▸ Data provided:
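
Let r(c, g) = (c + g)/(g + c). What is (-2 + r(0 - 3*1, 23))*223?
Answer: -223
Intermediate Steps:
r(c, g) = 1 (r(c, g) = (c + g)/(c + g) = 1)
(-2 + r(0 - 3*1, 23))*223 = (-2 + 1)*223 = -1*223 = -223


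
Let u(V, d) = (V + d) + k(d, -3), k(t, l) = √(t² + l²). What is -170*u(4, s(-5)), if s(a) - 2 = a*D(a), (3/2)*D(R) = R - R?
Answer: -1020 - 170*√13 ≈ -1632.9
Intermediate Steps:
D(R) = 0 (D(R) = 2*(R - R)/3 = (⅔)*0 = 0)
s(a) = 2 (s(a) = 2 + a*0 = 2 + 0 = 2)
k(t, l) = √(l² + t²)
u(V, d) = V + d + √(9 + d²) (u(V, d) = (V + d) + √((-3)² + d²) = (V + d) + √(9 + d²) = V + d + √(9 + d²))
-170*u(4, s(-5)) = -170*(4 + 2 + √(9 + 2²)) = -170*(4 + 2 + √(9 + 4)) = -170*(4 + 2 + √13) = -170*(6 + √13) = -1020 - 170*√13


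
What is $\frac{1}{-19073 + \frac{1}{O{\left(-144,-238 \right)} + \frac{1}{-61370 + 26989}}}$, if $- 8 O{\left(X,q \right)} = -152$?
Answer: $- \frac{653238}{12459173993} \approx -5.243 \cdot 10^{-5}$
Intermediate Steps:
$O{\left(X,q \right)} = 19$ ($O{\left(X,q \right)} = \left(- \frac{1}{8}\right) \left(-152\right) = 19$)
$\frac{1}{-19073 + \frac{1}{O{\left(-144,-238 \right)} + \frac{1}{-61370 + 26989}}} = \frac{1}{-19073 + \frac{1}{19 + \frac{1}{-61370 + 26989}}} = \frac{1}{-19073 + \frac{1}{19 + \frac{1}{-34381}}} = \frac{1}{-19073 + \frac{1}{19 - \frac{1}{34381}}} = \frac{1}{-19073 + \frac{1}{\frac{653238}{34381}}} = \frac{1}{-19073 + \frac{34381}{653238}} = \frac{1}{- \frac{12459173993}{653238}} = - \frac{653238}{12459173993}$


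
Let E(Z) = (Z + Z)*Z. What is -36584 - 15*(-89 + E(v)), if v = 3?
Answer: -35519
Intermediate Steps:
E(Z) = 2*Z**2 (E(Z) = (2*Z)*Z = 2*Z**2)
-36584 - 15*(-89 + E(v)) = -36584 - 15*(-89 + 2*3**2) = -36584 - 15*(-89 + 2*9) = -36584 - 15*(-89 + 18) = -36584 - 15*(-71) = -36584 - 1*(-1065) = -36584 + 1065 = -35519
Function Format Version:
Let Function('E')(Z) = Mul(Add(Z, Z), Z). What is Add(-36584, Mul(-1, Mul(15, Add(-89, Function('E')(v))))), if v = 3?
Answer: -35519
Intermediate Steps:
Function('E')(Z) = Mul(2, Pow(Z, 2)) (Function('E')(Z) = Mul(Mul(2, Z), Z) = Mul(2, Pow(Z, 2)))
Add(-36584, Mul(-1, Mul(15, Add(-89, Function('E')(v))))) = Add(-36584, Mul(-1, Mul(15, Add(-89, Mul(2, Pow(3, 2)))))) = Add(-36584, Mul(-1, Mul(15, Add(-89, Mul(2, 9))))) = Add(-36584, Mul(-1, Mul(15, Add(-89, 18)))) = Add(-36584, Mul(-1, Mul(15, -71))) = Add(-36584, Mul(-1, -1065)) = Add(-36584, 1065) = -35519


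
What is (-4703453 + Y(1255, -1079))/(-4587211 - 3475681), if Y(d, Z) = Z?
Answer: 1176133/2015723 ≈ 0.58348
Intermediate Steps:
(-4703453 + Y(1255, -1079))/(-4587211 - 3475681) = (-4703453 - 1079)/(-4587211 - 3475681) = -4704532/(-8062892) = -4704532*(-1/8062892) = 1176133/2015723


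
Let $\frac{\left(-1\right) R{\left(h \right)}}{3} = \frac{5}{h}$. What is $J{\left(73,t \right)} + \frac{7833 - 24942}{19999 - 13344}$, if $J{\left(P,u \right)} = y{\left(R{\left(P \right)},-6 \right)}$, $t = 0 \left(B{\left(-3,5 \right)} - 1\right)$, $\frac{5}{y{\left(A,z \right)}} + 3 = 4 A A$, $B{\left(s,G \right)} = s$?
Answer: $- \frac{435445958}{100403985} \approx -4.3369$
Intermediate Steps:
$R{\left(h \right)} = - \frac{15}{h}$ ($R{\left(h \right)} = - 3 \frac{5}{h} = - \frac{15}{h}$)
$y{\left(A,z \right)} = \frac{5}{-3 + 4 A^{2}}$ ($y{\left(A,z \right)} = \frac{5}{-3 + 4 A A} = \frac{5}{-3 + 4 A^{2}}$)
$t = 0$ ($t = 0 \left(-3 - 1\right) = 0 \left(-4\right) = 0$)
$J{\left(P,u \right)} = \frac{5}{-3 + \frac{900}{P^{2}}}$ ($J{\left(P,u \right)} = \frac{5}{-3 + 4 \left(- \frac{15}{P}\right)^{2}} = \frac{5}{-3 + 4 \frac{225}{P^{2}}} = \frac{5}{-3 + \frac{900}{P^{2}}}$)
$J{\left(73,t \right)} + \frac{7833 - 24942}{19999 - 13344} = \frac{5 \cdot 73^{2}}{3 \left(300 - 73^{2}\right)} + \frac{7833 - 24942}{19999 - 13344} = \frac{5}{3} \cdot 5329 \frac{1}{300 - 5329} - \frac{17109}{6655} = \frac{5}{3} \cdot 5329 \frac{1}{-5029} - \frac{17109}{6655} = \frac{5}{3} \cdot 5329 \left(- \frac{1}{5029}\right) - \frac{17109}{6655} = - \frac{26645}{15087} - \frac{17109}{6655} = - \frac{435445958}{100403985}$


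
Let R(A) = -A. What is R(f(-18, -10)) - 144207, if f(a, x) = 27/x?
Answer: -1442043/10 ≈ -1.4420e+5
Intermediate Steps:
R(f(-18, -10)) - 144207 = -27/(-10) - 144207 = -27*(-1)/10 - 144207 = -1*(-27/10) - 144207 = 27/10 - 144207 = -1442043/10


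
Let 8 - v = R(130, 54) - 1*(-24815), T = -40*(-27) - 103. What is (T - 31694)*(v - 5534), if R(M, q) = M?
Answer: 935977707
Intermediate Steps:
T = 977 (T = 1080 - 103 = 977)
v = -24937 (v = 8 - (130 - 1*(-24815)) = 8 - (130 + 24815) = 8 - 1*24945 = 8 - 24945 = -24937)
(T - 31694)*(v - 5534) = (977 - 31694)*(-24937 - 5534) = -30717*(-30471) = 935977707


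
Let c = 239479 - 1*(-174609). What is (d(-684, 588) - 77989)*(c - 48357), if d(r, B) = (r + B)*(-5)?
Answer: -28347444079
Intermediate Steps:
d(r, B) = -5*B - 5*r (d(r, B) = (B + r)*(-5) = -5*B - 5*r)
c = 414088 (c = 239479 + 174609 = 414088)
(d(-684, 588) - 77989)*(c - 48357) = ((-5*588 - 5*(-684)) - 77989)*(414088 - 48357) = ((-2940 + 3420) - 77989)*365731 = (480 - 77989)*365731 = -77509*365731 = -28347444079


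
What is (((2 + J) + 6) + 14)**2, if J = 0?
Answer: 484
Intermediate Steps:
(((2 + J) + 6) + 14)**2 = (((2 + 0) + 6) + 14)**2 = ((2 + 6) + 14)**2 = (8 + 14)**2 = 22**2 = 484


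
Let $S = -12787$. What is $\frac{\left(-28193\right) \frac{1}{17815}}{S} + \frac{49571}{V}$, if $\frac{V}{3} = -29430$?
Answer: $- \frac{2257960943257}{4022499551490} \approx -0.56133$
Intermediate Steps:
$V = -88290$ ($V = 3 \left(-29430\right) = -88290$)
$\frac{\left(-28193\right) \frac{1}{17815}}{S} + \frac{49571}{V} = \frac{\left(-28193\right) \frac{1}{17815}}{-12787} + \frac{49571}{-88290} = \left(-28193\right) \frac{1}{17815} \left(- \frac{1}{12787}\right) + 49571 \left(- \frac{1}{88290}\right) = \left(- \frac{28193}{17815}\right) \left(- \frac{1}{12787}\right) - \frac{49571}{88290} = \frac{28193}{227800405} - \frac{49571}{88290} = - \frac{2257960943257}{4022499551490}$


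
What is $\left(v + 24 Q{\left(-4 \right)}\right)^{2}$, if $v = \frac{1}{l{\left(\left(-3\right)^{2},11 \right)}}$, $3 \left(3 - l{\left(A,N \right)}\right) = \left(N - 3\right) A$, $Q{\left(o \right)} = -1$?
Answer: $\frac{255025}{441} \approx 578.29$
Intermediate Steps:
$l{\left(A,N \right)} = 3 - \frac{A \left(-3 + N\right)}{3}$ ($l{\left(A,N \right)} = 3 - \frac{\left(N - 3\right) A}{3} = 3 - \frac{\left(-3 + N\right) A}{3} = 3 - \frac{A \left(-3 + N\right)}{3}$)
$v = - \frac{1}{21}$ ($v = \frac{1}{3 + \left(-3\right)^{2} - \frac{1}{3} \left(-3\right)^{2} \cdot 11} = \frac{1}{3 + 9 - 3 \cdot 11} = \frac{1}{3 + 9 - 33} = \frac{1}{-21} = - \frac{1}{21} \approx -0.047619$)
$\left(v + 24 Q{\left(-4 \right)}\right)^{2} = \left(- \frac{1}{21} + 24 \left(-1\right)\right)^{2} = \left(- \frac{1}{21} - 24\right)^{2} = \left(- \frac{505}{21}\right)^{2} = \frac{255025}{441}$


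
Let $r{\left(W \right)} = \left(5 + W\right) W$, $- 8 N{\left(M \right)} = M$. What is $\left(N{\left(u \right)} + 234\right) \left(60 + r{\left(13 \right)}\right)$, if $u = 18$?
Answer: $\frac{136269}{2} \approx 68135.0$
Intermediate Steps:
$N{\left(M \right)} = - \frac{M}{8}$
$r{\left(W \right)} = W \left(5 + W\right)$
$\left(N{\left(u \right)} + 234\right) \left(60 + r{\left(13 \right)}\right) = \left(\left(- \frac{1}{8}\right) 18 + 234\right) \left(60 + 13 \left(5 + 13\right)\right) = \left(- \frac{9}{4} + 234\right) \left(60 + 13 \cdot 18\right) = \frac{927 \left(60 + 234\right)}{4} = \frac{927}{4} \cdot 294 = \frac{136269}{2}$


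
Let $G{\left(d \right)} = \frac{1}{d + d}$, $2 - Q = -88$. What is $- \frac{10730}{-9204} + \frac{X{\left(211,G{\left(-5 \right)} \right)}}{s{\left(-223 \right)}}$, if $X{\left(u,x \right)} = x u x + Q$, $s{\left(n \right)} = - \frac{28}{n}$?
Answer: $\frac{4733886953}{6442800} \approx 734.76$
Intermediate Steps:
$Q = 90$ ($Q = 2 - -88 = 2 + 88 = 90$)
$G{\left(d \right)} = \frac{1}{2 d}$
$X{\left(u,x \right)} = 90 + u x^{2}$ ($X{\left(u,x \right)} = x u x + 90 = u x x + 90 = u x^{2} + 90 = 90 + u x^{2}$)
$- \frac{10730}{-9204} + \frac{X{\left(211,G{\left(-5 \right)} \right)}}{s{\left(-223 \right)}} = - \frac{10730}{-9204} + \frac{90 + 211 \left(\frac{1}{2 \left(-5\right)}\right)^{2}}{\left(-28\right) \frac{1}{-223}} = \left(-10730\right) \left(- \frac{1}{9204}\right) + \frac{90 + 211 \left(\frac{1}{2} \left(- \frac{1}{5}\right)\right)^{2}}{\left(-28\right) \left(- \frac{1}{223}\right)} = \frac{5365}{4602} + \frac{90 + 211 \left(- \frac{1}{10}\right)^{2}}{\frac{28}{223}} = \frac{5365}{4602} + \left(90 + 211 \cdot \frac{1}{100}\right) \frac{223}{28} = \frac{5365}{4602} + \left(90 + \frac{211}{100}\right) \frac{223}{28} = \frac{5365}{4602} + \frac{9211}{100} \cdot \frac{223}{28} = \frac{5365}{4602} + \frac{2054053}{2800} = \frac{4733886953}{6442800}$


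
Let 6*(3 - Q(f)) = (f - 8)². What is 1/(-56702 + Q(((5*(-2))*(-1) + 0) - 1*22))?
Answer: -3/170297 ≈ -1.7616e-5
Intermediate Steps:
Q(f) = 3 - (-8 + f)²/6 (Q(f) = 3 - (f - 8)²/6 = 3 - (-8 + f)²/6)
1/(-56702 + Q(((5*(-2))*(-1) + 0) - 1*22)) = 1/(-56702 + (3 - (-8 + (((5*(-2))*(-1) + 0) - 1*22))²/6)) = 1/(-56702 + (3 - (-8 + ((-10*(-1) + 0) - 22))²/6)) = 1/(-56702 + (3 - (-8 + ((10 + 0) - 22))²/6)) = 1/(-56702 + (3 - (-8 + (10 - 22))²/6)) = 1/(-56702 + (3 - (-8 - 12)²/6)) = 1/(-56702 + (3 - ⅙*(-20)²)) = 1/(-56702 + (3 - ⅙*400)) = 1/(-56702 + (3 - 200/3)) = 1/(-56702 - 191/3) = 1/(-170297/3) = -3/170297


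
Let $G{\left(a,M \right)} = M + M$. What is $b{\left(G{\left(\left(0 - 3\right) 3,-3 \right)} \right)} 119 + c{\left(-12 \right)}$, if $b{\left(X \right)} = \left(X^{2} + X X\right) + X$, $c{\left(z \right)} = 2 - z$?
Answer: $7868$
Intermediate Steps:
$G{\left(a,M \right)} = 2 M$
$b{\left(X \right)} = X + 2 X^{2}$ ($b{\left(X \right)} = \left(X^{2} + X^{2}\right) + X = 2 X^{2} + X = X + 2 X^{2}$)
$b{\left(G{\left(\left(0 - 3\right) 3,-3 \right)} \right)} 119 + c{\left(-12 \right)} = 2 \left(-3\right) \left(1 + 2 \cdot 2 \left(-3\right)\right) 119 + \left(2 - -12\right) = - 6 \left(1 + 2 \left(-6\right)\right) 119 + \left(2 + 12\right) = - 6 \left(1 - 12\right) 119 + 14 = \left(-6\right) \left(-11\right) 119 + 14 = 66 \cdot 119 + 14 = 7854 + 14 = 7868$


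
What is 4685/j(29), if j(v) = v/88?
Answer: 412280/29 ≈ 14217.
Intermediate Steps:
j(v) = v/88 (j(v) = v*(1/88) = v/88)
4685/j(29) = 4685/(((1/88)*29)) = 4685/(29/88) = 4685*(88/29) = 412280/29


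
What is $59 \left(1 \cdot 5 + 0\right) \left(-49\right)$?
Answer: $-14455$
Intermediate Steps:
$59 \left(1 \cdot 5 + 0\right) \left(-49\right) = 59 \left(5 + 0\right) \left(-49\right) = 59 \cdot 5 \left(-49\right) = 295 \left(-49\right) = -14455$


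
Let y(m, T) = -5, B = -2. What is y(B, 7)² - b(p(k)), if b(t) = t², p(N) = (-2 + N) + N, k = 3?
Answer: 9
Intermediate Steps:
p(N) = -2 + 2*N
y(B, 7)² - b(p(k)) = (-5)² - (-2 + 2*3)² = 25 - (-2 + 6)² = 25 - 1*4² = 25 - 1*16 = 25 - 16 = 9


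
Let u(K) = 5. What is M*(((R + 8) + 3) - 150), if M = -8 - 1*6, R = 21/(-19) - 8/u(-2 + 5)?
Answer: 188468/95 ≈ 1983.9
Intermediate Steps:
R = -257/95 (R = 21/(-19) - 8/5 = 21*(-1/19) - 8*⅕ = -21/19 - 8/5 = -257/95 ≈ -2.7053)
M = -14 (M = -8 - 6 = -14)
M*(((R + 8) + 3) - 150) = -14*(((-257/95 + 8) + 3) - 150) = -14*((503/95 + 3) - 150) = -14*(788/95 - 150) = -14*(-13462/95) = 188468/95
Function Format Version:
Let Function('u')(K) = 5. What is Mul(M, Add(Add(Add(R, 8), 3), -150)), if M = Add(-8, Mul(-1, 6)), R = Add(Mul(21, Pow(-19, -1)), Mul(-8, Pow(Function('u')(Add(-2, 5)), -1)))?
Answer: Rational(188468, 95) ≈ 1983.9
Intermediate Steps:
R = Rational(-257, 95) (R = Add(Mul(21, Pow(-19, -1)), Mul(-8, Pow(5, -1))) = Add(Mul(21, Rational(-1, 19)), Mul(-8, Rational(1, 5))) = Add(Rational(-21, 19), Rational(-8, 5)) = Rational(-257, 95) ≈ -2.7053)
M = -14 (M = Add(-8, -6) = -14)
Mul(M, Add(Add(Add(R, 8), 3), -150)) = Mul(-14, Add(Add(Add(Rational(-257, 95), 8), 3), -150)) = Mul(-14, Add(Add(Rational(503, 95), 3), -150)) = Mul(-14, Add(Rational(788, 95), -150)) = Mul(-14, Rational(-13462, 95)) = Rational(188468, 95)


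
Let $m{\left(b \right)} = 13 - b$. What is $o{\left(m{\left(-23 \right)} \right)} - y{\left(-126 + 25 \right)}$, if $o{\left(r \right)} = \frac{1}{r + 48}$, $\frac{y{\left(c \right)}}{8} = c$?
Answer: $\frac{67873}{84} \approx 808.01$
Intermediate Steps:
$y{\left(c \right)} = 8 c$
$o{\left(r \right)} = \frac{1}{48 + r}$
$o{\left(m{\left(-23 \right)} \right)} - y{\left(-126 + 25 \right)} = \frac{1}{48 + \left(13 - -23\right)} - 8 \left(-126 + 25\right) = \frac{1}{48 + \left(13 + 23\right)} - 8 \left(-101\right) = \frac{1}{48 + 36} - -808 = \frac{1}{84} + 808 = \frac{67873}{84}$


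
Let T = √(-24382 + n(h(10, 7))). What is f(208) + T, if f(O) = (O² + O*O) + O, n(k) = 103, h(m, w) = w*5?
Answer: 86736 + I*√24279 ≈ 86736.0 + 155.82*I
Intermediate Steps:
h(m, w) = 5*w
T = I*√24279 (T = √(-24382 + 103) = √(-24279) = I*√24279 ≈ 155.82*I)
f(O) = O + 2*O² (f(O) = (O² + O²) + O = 2*O² + O = O + 2*O²)
f(208) + T = 208*(1 + 2*208) + I*√24279 = 208*(1 + 416) + I*√24279 = 208*417 + I*√24279 = 86736 + I*√24279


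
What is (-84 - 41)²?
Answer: 15625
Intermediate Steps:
(-84 - 41)² = (-125)² = 15625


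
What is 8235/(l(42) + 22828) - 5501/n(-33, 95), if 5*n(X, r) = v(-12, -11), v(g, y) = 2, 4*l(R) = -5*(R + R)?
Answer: -624979645/45446 ≈ -13752.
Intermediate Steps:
l(R) = -5*R/2 (l(R) = (-5*(R + R))/4 = (-10*R)/4 = -5*R/2)
n(X, r) = ⅖ (n(X, r) = (⅕)*2 = ⅖)
8235/(l(42) + 22828) - 5501/n(-33, 95) = 8235/(-5/2*42 + 22828) - 5501/⅖ = 8235/(-105 + 22828) - 5501*5/2 = 8235/22723 - 27505/2 = -624979645/45446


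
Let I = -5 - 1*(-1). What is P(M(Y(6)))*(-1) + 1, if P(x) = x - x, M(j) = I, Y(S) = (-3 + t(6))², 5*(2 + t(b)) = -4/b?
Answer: 1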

▸ Work to be completed:
Up to and including the line that holds "Answer: -1020 - 170*√13 ≈ -1632.9", reproduce the records above exactly from their first line, and give nothing else.

▸ Solved exercise:
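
Let r(c, g) = (c + g)/(g + c). What is (-2 + r(0 - 3*1, 23))*223?
Answer: -223
Intermediate Steps:
r(c, g) = 1 (r(c, g) = (c + g)/(c + g) = 1)
(-2 + r(0 - 3*1, 23))*223 = (-2 + 1)*223 = -1*223 = -223


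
Let u(V, d) = (V + d) + k(d, -3), k(t, l) = √(t² + l²). What is -170*u(4, s(-5)), if s(a) - 2 = a*D(a), (3/2)*D(R) = R - R?
Answer: -1020 - 170*√13 ≈ -1632.9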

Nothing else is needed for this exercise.